_TASK DESCRIPTION_. Every entry must be duplicated word for word.
= Beginning of Section =
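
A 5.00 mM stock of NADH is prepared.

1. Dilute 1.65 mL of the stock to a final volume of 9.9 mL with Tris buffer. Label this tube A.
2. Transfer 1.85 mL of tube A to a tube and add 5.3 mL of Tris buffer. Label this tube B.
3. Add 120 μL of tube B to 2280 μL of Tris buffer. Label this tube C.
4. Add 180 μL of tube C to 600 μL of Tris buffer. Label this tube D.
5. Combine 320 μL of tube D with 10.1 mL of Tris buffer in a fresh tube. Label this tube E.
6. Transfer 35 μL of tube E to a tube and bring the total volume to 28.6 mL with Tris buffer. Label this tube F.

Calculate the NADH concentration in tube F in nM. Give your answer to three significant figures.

Step 1: 1.65 mL brought to 9.9 mL → factor 9.9/1.65 = 6
Step 2: 1.85 mL + 5.3 mL = 7.15 mL total → factor 7.15/1.85 = 3.8649
Step 3: 120 μL + 2280 μL = 2400 μL total → factor 2400/120 = 20
Step 4: 180 μL + 600 μL = 780 μL total → factor 780/180 = 4.3333
Step 5: 320 μL + 10.1 mL = 10420 μL total → factor 10420/320 = 32.562
Step 6: 35 μL brought to 28.6 mL → factor 28600/35 = 817.14
Dilution factor through tube F = 6 × 3.8649 × 20 × 4.3333 × 32.562 × 817.14 = 5.3475 × 10^7
[tube F] = 5.00 mM / 5.3475 × 10^7 = 9.350 × 10^-8 mM = 0.0935 nM

0.0935 nM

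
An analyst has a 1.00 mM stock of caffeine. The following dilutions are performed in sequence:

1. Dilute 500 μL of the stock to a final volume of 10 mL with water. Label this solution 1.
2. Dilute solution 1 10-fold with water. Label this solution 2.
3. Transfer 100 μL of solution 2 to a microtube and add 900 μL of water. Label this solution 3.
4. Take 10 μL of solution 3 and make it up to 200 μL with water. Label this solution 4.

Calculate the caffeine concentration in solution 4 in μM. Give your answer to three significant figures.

0.0250 μM

Step 1: 500 μL brought to 10 mL → factor 10000/500 = 20
Step 2: 10-fold → factor 10
Step 3: 100 μL + 900 μL = 1000 μL total → factor 1000/100 = 10
Step 4: 10 μL brought to 200 μL → factor 200/10 = 20
Dilution factor through solution 4 = 20 × 10 × 10 × 20 = 40000
[solution 4] = 1.00 mM / 40000 = 2.500 × 10^-5 mM = 0.0250 μM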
= End of Section =
_RESPONSE_.
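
A 5.00 mM stock of NADH is prepared.

1. Dilute 1.65 mL of the stock to a final volume of 9.9 mL with Tris buffer. Label this tube A.
2. Transfer 1.85 mL of tube A to a tube and add 5.3 mL of Tris buffer. Label this tube B.
3. Add 120 μL of tube B to 2280 μL of Tris buffer. Label this tube C.
4. Add 180 μL of tube C to 600 μL of Tris buffer. Label this tube D.
5. Combine 320 μL of tube D with 10.1 mL of Tris buffer in a fresh tube. Label this tube E.
6. Transfer 35 μL of tube E to a tube and bring the total volume to 28.6 mL with Tris buffer. Label this tube F.

Calculate the NADH concentration in tube F in nM. Give your answer to three significant figures.

Step 1: 1.65 mL brought to 9.9 mL → factor 9.9/1.65 = 6
Step 2: 1.85 mL + 5.3 mL = 7.15 mL total → factor 7.15/1.85 = 3.8649
Step 3: 120 μL + 2280 μL = 2400 μL total → factor 2400/120 = 20
Step 4: 180 μL + 600 μL = 780 μL total → factor 780/180 = 4.3333
Step 5: 320 μL + 10.1 mL = 10420 μL total → factor 10420/320 = 32.562
Step 6: 35 μL brought to 28.6 mL → factor 28600/35 = 817.14
Dilution factor through tube F = 6 × 3.8649 × 20 × 4.3333 × 32.562 × 817.14 = 5.3475 × 10^7
[tube F] = 5.00 mM / 5.3475 × 10^7 = 9.350 × 10^-8 mM = 0.0935 nM

0.0935 nM

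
An analyst has a 1.00 mM stock of caffeine. The following dilutions are performed in sequence:

1. Dilute 500 μL of the stock to a final volume of 10 mL with water. Label this solution 1.
2. Dilute solution 1 10-fold with water. Label this solution 2.
3. Transfer 100 μL of solution 2 to a microtube and add 900 μL of water. Label this solution 3.
4. Take 10 μL of solution 3 and make it up to 200 μL with water. Label this solution 4.

Calculate the caffeine concentration in solution 4 in μM. Give your answer to three significant figures.

0.0250 μM

Step 1: 500 μL brought to 10 mL → factor 10000/500 = 20
Step 2: 10-fold → factor 10
Step 3: 100 μL + 900 μL = 1000 μL total → factor 1000/100 = 10
Step 4: 10 μL brought to 200 μL → factor 200/10 = 20
Dilution factor through solution 4 = 20 × 10 × 10 × 20 = 40000
[solution 4] = 1.00 mM / 40000 = 2.500 × 10^-5 mM = 0.0250 μM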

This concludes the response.